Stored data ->

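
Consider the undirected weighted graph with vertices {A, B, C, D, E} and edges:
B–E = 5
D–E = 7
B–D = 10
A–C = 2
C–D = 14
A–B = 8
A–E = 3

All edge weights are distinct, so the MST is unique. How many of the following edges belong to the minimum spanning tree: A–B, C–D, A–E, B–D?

Sort edges by weight, then run Kruskal:
A–C (2): add — endpoints in different components.
A–E (3): add — endpoints in different components.
B–E (5): add — endpoints in different components.
D–E (7): add — endpoints in different components.
MST edge set: {A–C, A–E, B–E, D–E}.
Of the listed edges, {A–E} are in the MST → 1.

1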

TRY IT ->
Starting with the first entry and ending with the last, give all of them again unchanged.

WRITTEN ANSWER ->
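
Consider the undirected weighted graph with vertices {A, B, C, D, E} and edges:
B–E = 5
D–E = 7
B–D = 10
A–C = 2
C–D = 14
A–B = 8
A–E = 3

All edge weights are distinct, so the MST is unique. How many of the following edges belong to the minimum spanning tree: A–B, C–D, A–E, B–D?

Sort edges by weight, then run Kruskal:
A–C (2): add — endpoints in different components.
A–E (3): add — endpoints in different components.
B–E (5): add — endpoints in different components.
D–E (7): add — endpoints in different components.
MST edge set: {A–C, A–E, B–E, D–E}.
Of the listed edges, {A–E} are in the MST → 1.

1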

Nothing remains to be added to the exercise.